[YOUR INSTRUCTIONS]
Write out, word for word, every line in the data below from the one containing "mahinm: mahunm" to the one containing "lupepenm: lupepunm", both of them included.

[RECORDS SUPPLIED]

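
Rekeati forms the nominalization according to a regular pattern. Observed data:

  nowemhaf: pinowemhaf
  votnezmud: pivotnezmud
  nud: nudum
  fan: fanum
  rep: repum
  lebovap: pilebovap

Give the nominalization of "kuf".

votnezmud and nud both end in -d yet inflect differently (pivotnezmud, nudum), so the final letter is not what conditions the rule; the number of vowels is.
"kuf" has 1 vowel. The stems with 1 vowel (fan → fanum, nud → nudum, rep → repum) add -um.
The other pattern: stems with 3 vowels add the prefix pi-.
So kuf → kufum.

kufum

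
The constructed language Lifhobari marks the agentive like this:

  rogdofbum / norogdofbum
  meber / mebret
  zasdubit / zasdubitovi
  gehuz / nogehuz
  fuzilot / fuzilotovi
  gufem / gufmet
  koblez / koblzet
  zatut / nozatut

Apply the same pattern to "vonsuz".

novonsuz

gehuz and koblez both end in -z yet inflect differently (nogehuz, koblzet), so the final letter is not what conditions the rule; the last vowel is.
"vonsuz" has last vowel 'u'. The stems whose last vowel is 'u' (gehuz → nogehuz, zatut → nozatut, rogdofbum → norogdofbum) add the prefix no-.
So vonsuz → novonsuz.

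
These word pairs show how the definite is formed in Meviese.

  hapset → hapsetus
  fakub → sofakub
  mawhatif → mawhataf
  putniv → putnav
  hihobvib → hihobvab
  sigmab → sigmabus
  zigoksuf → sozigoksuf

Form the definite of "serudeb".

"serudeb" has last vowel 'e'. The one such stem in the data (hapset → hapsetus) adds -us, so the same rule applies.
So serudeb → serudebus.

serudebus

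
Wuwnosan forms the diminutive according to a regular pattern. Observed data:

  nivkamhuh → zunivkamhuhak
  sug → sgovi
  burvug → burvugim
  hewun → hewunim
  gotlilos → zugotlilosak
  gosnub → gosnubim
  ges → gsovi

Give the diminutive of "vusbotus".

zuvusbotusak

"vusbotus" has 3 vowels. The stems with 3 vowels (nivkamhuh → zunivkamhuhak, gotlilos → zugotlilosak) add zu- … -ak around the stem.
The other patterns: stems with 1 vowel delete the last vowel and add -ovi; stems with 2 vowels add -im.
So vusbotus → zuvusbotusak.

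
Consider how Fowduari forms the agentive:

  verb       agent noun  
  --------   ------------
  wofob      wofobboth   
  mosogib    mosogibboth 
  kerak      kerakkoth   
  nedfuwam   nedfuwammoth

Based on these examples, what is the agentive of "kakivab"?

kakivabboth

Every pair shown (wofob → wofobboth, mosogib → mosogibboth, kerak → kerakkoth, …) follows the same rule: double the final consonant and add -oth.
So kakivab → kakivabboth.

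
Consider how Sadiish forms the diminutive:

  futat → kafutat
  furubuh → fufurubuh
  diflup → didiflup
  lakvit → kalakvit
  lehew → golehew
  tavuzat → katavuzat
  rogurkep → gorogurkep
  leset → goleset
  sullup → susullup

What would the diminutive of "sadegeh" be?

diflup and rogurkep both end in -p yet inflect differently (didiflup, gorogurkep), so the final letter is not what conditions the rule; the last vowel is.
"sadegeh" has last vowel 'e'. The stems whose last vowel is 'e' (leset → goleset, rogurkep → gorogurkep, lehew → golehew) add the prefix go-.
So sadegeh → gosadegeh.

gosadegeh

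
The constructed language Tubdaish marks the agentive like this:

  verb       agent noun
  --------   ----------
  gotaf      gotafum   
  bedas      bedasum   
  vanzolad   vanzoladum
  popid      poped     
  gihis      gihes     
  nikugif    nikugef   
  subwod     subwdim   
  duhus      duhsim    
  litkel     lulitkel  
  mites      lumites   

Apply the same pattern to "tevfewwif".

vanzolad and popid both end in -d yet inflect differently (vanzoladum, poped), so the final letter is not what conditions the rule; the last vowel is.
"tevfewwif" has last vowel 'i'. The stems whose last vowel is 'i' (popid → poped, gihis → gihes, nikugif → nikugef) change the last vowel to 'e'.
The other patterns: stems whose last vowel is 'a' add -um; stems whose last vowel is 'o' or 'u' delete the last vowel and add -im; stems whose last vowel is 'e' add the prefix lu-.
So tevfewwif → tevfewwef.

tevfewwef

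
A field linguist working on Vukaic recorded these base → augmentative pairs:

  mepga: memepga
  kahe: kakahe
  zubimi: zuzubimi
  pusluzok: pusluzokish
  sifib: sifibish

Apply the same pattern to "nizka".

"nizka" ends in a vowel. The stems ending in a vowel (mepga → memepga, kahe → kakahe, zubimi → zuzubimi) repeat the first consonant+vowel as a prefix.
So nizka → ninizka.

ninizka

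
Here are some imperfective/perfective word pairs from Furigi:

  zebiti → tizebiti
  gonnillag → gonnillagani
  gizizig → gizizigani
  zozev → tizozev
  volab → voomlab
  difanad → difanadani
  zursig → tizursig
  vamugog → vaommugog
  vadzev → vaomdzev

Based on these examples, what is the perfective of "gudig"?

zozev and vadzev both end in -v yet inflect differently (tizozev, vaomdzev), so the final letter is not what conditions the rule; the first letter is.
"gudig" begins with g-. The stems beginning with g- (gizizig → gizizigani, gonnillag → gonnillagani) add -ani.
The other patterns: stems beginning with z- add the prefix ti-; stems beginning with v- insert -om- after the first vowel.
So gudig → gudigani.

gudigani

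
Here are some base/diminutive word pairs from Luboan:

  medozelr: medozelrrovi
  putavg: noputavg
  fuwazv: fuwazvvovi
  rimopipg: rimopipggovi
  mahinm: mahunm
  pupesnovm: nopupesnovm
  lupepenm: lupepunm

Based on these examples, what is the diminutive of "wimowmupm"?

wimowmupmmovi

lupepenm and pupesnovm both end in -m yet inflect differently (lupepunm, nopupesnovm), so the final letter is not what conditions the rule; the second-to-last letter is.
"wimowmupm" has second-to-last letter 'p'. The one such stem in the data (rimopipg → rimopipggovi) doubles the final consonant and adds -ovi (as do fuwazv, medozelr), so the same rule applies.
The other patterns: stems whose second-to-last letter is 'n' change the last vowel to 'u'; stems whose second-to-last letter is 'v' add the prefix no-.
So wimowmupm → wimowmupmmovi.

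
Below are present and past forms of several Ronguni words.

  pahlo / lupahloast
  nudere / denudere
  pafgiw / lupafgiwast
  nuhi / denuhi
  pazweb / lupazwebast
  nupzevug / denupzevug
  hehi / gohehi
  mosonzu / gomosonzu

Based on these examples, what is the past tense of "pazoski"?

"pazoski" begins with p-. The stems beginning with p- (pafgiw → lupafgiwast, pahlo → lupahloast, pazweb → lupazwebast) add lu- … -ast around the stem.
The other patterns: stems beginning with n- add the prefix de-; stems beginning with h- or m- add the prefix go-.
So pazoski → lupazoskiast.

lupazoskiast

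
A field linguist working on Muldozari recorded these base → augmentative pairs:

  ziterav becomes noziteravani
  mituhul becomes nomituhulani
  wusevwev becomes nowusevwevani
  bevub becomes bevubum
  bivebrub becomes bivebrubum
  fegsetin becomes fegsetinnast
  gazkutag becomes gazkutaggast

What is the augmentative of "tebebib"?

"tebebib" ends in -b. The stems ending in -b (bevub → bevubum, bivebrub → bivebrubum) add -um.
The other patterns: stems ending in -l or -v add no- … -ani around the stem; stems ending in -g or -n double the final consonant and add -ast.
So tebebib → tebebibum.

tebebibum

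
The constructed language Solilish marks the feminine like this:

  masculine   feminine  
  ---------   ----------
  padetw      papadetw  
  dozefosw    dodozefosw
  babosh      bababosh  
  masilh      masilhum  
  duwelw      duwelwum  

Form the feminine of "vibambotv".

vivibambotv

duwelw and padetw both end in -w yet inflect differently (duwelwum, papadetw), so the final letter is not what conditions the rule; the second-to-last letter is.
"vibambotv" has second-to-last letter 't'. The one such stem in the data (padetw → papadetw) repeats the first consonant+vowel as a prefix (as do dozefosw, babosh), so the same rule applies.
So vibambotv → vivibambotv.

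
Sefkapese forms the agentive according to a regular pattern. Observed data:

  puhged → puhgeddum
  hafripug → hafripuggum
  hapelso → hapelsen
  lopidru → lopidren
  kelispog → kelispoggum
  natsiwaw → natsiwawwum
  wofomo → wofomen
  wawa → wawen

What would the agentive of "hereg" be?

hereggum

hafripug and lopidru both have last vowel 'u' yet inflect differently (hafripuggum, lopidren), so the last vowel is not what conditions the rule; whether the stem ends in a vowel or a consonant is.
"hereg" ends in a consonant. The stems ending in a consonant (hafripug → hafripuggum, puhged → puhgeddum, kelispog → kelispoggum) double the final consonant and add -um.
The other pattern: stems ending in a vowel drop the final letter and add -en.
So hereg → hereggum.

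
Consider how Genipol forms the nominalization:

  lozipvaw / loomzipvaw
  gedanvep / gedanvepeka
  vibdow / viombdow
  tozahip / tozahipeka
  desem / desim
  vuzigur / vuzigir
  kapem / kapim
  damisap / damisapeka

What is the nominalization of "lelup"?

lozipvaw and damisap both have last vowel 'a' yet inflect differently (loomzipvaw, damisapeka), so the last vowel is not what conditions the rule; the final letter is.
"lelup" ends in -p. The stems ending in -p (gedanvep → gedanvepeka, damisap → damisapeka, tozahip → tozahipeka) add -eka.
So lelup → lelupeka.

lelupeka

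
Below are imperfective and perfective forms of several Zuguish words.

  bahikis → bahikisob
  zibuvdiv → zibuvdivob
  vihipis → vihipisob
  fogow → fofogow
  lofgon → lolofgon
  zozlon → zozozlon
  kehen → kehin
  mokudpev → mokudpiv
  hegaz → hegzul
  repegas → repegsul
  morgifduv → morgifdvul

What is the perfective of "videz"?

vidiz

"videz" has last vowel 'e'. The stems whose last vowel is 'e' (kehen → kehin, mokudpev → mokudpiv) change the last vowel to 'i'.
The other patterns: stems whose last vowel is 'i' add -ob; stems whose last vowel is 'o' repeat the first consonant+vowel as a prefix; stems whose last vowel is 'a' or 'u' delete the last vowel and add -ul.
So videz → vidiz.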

[EXERCISE RESPONSE]
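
  mahinm: mahunm
  pupesnovm: nopupesnovm
  lupepenm: lupepunm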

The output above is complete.